→ LISTED RECORDS:
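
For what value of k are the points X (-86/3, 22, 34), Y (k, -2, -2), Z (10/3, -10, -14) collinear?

-14/3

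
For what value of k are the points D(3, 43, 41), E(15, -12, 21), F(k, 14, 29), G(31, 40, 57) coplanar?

7

Normal to plane DEG: n = (-940, -752, 1504); plane equation n·P = 26508.
Requiring n·F = 26508: (-940)k + (33088) = 26508.
So k = 7.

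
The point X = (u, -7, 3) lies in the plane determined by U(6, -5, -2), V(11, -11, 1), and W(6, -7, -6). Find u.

9

A normal to the plane is n = UV × UW = (30, 20, -10).
X lies in the plane iff n · UX = 0.
This gives (30)u + (-270) = 0, so u = 9.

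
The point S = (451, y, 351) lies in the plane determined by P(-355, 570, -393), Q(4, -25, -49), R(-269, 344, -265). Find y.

-714

A normal to the plane is n = PQ × PR = (1584, -16368, -29964).
S lies in the plane iff n · PS = 0.
This gives (-16368)y + (-11686752) = 0, so y = -714.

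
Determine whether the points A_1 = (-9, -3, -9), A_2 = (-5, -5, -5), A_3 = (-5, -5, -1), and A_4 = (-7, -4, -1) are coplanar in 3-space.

Yes

A normal to the plane through A_1, A_2, A_3 is n = A_1A_2 × A_1A_3 = (-8, -16, 0).
The plane has equation n·P = 120. For A_4: n·A_4 = 120.
Equal, so A_4 lies in the plane and all four are coplanar.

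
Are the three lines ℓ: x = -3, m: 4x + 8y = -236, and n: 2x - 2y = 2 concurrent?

The three lines meet at one point iff the augmented coefficient matrix [aᵢ bᵢ cᵢ] has rank < 3, i.e. its determinant vanishes.
Here the determinant is -384.
Nonzero, so no common point exists.

No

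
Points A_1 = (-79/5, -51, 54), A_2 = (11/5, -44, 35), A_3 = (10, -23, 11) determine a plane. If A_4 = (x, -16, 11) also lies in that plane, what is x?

7/5

A normal to the plane is n = A_1A_2 × A_1A_3 = (231, 1419/5, 1617/5).
A_4 lies in the plane iff n · A_1A_4 = 0.
This gives (231)x + (-1617/5) = 0, so x = 7/5.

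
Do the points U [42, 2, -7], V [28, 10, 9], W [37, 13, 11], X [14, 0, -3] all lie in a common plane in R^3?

No

With U as base: UV = (-14, 8, 16), UW = (-5, 11, 18), UX = (-28, -2, 4).
UW × UX = (80, -484, 318).
UV · (UW × UX) = 96.
Since 96 ≠ 0, the four points are not coplanar.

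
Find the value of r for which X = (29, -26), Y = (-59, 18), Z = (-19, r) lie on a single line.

-2

The three points are collinear iff det[XY; XZ] = 0.
This determinant is linear in r: (-88)r + (-176) = 0, so r = -2.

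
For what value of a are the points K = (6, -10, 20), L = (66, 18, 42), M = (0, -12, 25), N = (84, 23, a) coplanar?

18

Normal to plane KLM: n = (184, -432, 48); plane equation n·P = 6384.
Requiring n·N = 6384: (48)a + (5520) = 6384.
So a = 18.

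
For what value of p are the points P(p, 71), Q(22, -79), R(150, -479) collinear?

Collinearity: (P − Q) must be parallel to (R − Q) = (128, -400).
Cross-multiplying the components: (p − 22)·(-400) = (150)·(128).
Solving gives p = -26.

-26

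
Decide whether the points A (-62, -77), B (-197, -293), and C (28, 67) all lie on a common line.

Yes

AB = (-135, -216), AC = (90, 144).
det[AB; AC] = (-135)(144) − (-216)(90) = 0.
The determinant is zero, so the points are collinear.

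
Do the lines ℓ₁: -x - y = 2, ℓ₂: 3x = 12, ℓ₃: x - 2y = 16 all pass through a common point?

Intersecting ℓ₁ and ℓ₂: solving the 2×2 system gives (x, y) = (4, -6).
Substitute into ℓ₃: (1)(4) + (-2)(-6) = 16.
This equals 16, so (4, -6) lies on all three lines and they are concurrent.

Yes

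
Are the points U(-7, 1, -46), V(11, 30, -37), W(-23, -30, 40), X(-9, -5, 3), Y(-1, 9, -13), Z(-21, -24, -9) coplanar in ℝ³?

Yes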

→ WORK ORDER: Print all of the data exactly as it stands above.

→ WRITTEN ANSWER:
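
For what value of k are the points X (-86/3, 22, 34), Y (k, -2, -2), Z (10/3, -10, -14) collinear?

-14/3

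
For what value of k are the points D(3, 43, 41), E(15, -12, 21), F(k, 14, 29), G(31, 40, 57) coplanar?

7

Normal to plane DEG: n = (-940, -752, 1504); plane equation n·P = 26508.
Requiring n·F = 26508: (-940)k + (33088) = 26508.
So k = 7.

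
The point X = (u, -7, 3) lies in the plane determined by U(6, -5, -2), V(11, -11, 1), and W(6, -7, -6). Find u.

9

A normal to the plane is n = UV × UW = (30, 20, -10).
X lies in the plane iff n · UX = 0.
This gives (30)u + (-270) = 0, so u = 9.

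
The point S = (451, y, 351) lies in the plane determined by P(-355, 570, -393), Q(4, -25, -49), R(-269, 344, -265). Find y.

-714

A normal to the plane is n = PQ × PR = (1584, -16368, -29964).
S lies in the plane iff n · PS = 0.
This gives (-16368)y + (-11686752) = 0, so y = -714.

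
Determine whether the points A_1 = (-9, -3, -9), A_2 = (-5, -5, -5), A_3 = (-5, -5, -1), and A_4 = (-7, -4, -1) are coplanar in 3-space.

Yes

A normal to the plane through A_1, A_2, A_3 is n = A_1A_2 × A_1A_3 = (-8, -16, 0).
The plane has equation n·P = 120. For A_4: n·A_4 = 120.
Equal, so A_4 lies in the plane and all four are coplanar.

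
Are the three lines ℓ: x = -3, m: 4x + 8y = -236, and n: 2x - 2y = 2 concurrent?

The three lines meet at one point iff the augmented coefficient matrix [aᵢ bᵢ cᵢ] has rank < 3, i.e. its determinant vanishes.
Here the determinant is -384.
Nonzero, so no common point exists.

No

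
Points A_1 = (-79/5, -51, 54), A_2 = (11/5, -44, 35), A_3 = (10, -23, 11) determine a plane. If A_4 = (x, -16, 11) also lies in that plane, what is x?

7/5

A normal to the plane is n = A_1A_2 × A_1A_3 = (231, 1419/5, 1617/5).
A_4 lies in the plane iff n · A_1A_4 = 0.
This gives (231)x + (-1617/5) = 0, so x = 7/5.

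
Do the points U [42, 2, -7], V [28, 10, 9], W [37, 13, 11], X [14, 0, -3] all lie in a common plane in R^3?

No

With U as base: UV = (-14, 8, 16), UW = (-5, 11, 18), UX = (-28, -2, 4).
UW × UX = (80, -484, 318).
UV · (UW × UX) = 96.
Since 96 ≠ 0, the four points are not coplanar.

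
Find the value of r for which X = (29, -26), Y = (-59, 18), Z = (-19, r) lie on a single line.

-2

The three points are collinear iff det[XY; XZ] = 0.
This determinant is linear in r: (-88)r + (-176) = 0, so r = -2.

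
For what value of a are the points K = (6, -10, 20), L = (66, 18, 42), M = (0, -12, 25), N = (84, 23, a) coplanar?

18

Normal to plane KLM: n = (184, -432, 48); plane equation n·P = 6384.
Requiring n·N = 6384: (48)a + (5520) = 6384.
So a = 18.

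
For what value of p are the points P(p, 71), Q(22, -79), R(150, -479) collinear?

Collinearity: (P − Q) must be parallel to (R − Q) = (128, -400).
Cross-multiplying the components: (p − 22)·(-400) = (150)·(128).
Solving gives p = -26.

-26

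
Decide whether the points A (-62, -77), B (-197, -293), and C (28, 67) all lie on a common line.

Yes

AB = (-135, -216), AC = (90, 144).
det[AB; AC] = (-135)(144) − (-216)(90) = 0.
The determinant is zero, so the points are collinear.

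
Do the lines ℓ₁: -x - y = 2, ℓ₂: 3x = 12, ℓ₃: x - 2y = 16 all pass through a common point?

Intersecting ℓ₁ and ℓ₂: solving the 2×2 system gives (x, y) = (4, -6).
Substitute into ℓ₃: (1)(4) + (-2)(-6) = 16.
This equals 16, so (4, -6) lies on all three lines and they are concurrent.

Yes

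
Are the points U(-7, 1, -46), V(11, 30, -37), W(-23, -30, 40), X(-9, -5, 3), Y(-1, 9, -13), Z(-21, -24, -9) coplanar in ℝ³?

Yes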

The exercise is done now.